#### Description of the task
Retype the data that follows, keeping every character the same.
Top of Input data
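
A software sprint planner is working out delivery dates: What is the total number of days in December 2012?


Month: December
Year: 2012
December is a 31-day month
Total: 31 days

31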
Bottom of Input data
#### Reply
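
A software sprint planner is working out delivery dates: What is the total number of days in December 2012?


Month: December
Year: 2012
December is a 31-day month
Total: 31 days

31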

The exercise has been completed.